[Extracted material]
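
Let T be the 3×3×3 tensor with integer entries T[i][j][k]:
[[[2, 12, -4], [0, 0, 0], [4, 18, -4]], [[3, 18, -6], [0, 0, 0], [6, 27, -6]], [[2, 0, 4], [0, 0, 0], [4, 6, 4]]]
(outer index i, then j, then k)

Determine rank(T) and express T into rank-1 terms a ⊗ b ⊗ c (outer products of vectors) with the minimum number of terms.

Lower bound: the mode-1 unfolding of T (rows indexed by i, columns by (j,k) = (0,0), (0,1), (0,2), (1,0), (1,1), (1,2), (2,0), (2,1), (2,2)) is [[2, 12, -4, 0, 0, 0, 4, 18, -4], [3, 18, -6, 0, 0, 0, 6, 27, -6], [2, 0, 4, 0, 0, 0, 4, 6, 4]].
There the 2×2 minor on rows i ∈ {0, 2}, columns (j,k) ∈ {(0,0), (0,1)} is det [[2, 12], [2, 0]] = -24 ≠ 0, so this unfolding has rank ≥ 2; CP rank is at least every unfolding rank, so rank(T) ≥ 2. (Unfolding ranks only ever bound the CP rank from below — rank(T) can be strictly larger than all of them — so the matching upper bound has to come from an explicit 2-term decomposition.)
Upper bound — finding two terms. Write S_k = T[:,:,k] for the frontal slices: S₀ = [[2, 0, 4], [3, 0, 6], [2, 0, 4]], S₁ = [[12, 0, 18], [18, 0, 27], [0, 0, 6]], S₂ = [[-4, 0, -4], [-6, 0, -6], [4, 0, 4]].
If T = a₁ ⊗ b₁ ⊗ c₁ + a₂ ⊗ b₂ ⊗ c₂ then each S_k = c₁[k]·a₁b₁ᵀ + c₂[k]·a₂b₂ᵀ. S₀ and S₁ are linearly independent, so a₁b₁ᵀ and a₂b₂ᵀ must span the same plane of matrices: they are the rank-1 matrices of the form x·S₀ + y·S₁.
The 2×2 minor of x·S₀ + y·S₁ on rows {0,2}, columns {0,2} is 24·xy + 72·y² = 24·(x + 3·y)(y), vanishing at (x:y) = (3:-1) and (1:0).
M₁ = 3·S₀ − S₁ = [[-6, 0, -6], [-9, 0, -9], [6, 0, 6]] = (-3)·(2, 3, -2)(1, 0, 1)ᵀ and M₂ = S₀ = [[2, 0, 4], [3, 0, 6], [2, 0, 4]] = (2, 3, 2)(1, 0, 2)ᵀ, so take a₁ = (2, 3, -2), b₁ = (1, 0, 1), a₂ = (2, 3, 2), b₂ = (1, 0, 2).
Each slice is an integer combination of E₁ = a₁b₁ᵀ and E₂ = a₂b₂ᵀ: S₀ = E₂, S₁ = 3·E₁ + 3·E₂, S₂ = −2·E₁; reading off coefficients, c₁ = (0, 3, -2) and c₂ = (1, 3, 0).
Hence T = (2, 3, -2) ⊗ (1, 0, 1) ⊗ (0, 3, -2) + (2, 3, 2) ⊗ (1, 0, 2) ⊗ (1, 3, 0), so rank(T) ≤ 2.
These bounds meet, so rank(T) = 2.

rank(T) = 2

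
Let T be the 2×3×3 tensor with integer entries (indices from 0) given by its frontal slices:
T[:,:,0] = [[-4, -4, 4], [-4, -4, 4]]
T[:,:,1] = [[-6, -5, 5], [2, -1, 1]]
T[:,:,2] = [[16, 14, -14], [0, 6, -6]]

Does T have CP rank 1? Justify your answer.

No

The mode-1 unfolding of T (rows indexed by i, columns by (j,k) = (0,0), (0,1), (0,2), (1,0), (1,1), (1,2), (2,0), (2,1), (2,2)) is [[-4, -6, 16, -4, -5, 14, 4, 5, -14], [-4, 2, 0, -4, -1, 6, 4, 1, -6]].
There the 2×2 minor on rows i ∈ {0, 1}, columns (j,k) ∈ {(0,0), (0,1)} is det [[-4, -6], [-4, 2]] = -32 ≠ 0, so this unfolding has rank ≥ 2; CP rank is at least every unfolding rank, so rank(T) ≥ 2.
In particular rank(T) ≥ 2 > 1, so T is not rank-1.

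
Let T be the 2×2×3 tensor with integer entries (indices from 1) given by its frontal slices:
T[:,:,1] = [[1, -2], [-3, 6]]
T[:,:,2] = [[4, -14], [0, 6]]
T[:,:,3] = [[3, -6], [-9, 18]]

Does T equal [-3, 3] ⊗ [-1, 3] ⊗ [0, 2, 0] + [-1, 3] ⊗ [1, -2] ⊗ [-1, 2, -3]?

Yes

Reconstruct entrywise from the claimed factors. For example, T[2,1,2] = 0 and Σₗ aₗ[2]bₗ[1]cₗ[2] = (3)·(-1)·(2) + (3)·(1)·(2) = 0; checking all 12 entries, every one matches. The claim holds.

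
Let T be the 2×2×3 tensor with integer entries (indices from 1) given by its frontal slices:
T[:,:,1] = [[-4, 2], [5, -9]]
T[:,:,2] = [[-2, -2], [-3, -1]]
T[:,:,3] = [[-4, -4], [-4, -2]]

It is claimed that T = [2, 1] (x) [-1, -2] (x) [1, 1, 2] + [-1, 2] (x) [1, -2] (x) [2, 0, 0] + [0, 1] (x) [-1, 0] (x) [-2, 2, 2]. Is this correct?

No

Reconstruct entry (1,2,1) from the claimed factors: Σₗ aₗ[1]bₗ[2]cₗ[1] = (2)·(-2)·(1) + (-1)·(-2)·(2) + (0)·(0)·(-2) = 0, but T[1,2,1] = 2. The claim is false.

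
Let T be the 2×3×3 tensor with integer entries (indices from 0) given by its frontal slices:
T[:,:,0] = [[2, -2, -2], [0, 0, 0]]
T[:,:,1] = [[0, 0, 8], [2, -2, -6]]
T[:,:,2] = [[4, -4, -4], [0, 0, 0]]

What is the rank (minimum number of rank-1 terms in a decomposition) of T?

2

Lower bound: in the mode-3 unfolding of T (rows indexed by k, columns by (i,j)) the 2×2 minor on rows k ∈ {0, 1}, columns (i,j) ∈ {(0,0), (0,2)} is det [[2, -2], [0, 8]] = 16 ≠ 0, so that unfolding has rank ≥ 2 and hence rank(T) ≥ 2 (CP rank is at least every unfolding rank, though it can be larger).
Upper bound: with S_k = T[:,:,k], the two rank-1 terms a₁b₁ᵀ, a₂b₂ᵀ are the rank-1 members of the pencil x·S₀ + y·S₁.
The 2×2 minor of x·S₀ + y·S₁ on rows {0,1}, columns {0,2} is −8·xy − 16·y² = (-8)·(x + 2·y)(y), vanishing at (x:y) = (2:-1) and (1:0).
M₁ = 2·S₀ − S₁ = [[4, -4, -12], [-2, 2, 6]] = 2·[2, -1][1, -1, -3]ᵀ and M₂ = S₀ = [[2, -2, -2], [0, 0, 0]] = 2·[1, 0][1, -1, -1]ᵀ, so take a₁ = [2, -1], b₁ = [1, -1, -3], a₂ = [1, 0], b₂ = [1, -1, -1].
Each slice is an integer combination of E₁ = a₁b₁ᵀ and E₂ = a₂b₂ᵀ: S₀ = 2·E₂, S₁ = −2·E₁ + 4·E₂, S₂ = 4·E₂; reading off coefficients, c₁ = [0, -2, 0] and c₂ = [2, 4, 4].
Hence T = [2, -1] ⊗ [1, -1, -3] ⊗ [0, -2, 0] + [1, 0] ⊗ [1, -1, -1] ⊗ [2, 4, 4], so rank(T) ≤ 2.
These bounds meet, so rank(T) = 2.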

[What is being asked]
Only certain lines are wanted. Please return exactly those from the top of the data through the line with "(outer index i, then j, then k)".

[Answer to the exercise]
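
Let T be the 3×3×3 tensor with integer entries T[i][j][k]:
[[[2, 12, -4], [0, 0, 0], [4, 18, -4]], [[3, 18, -6], [0, 0, 0], [6, 27, -6]], [[2, 0, 4], [0, 0, 0], [4, 6, 4]]]
(outer index i, then j, then k)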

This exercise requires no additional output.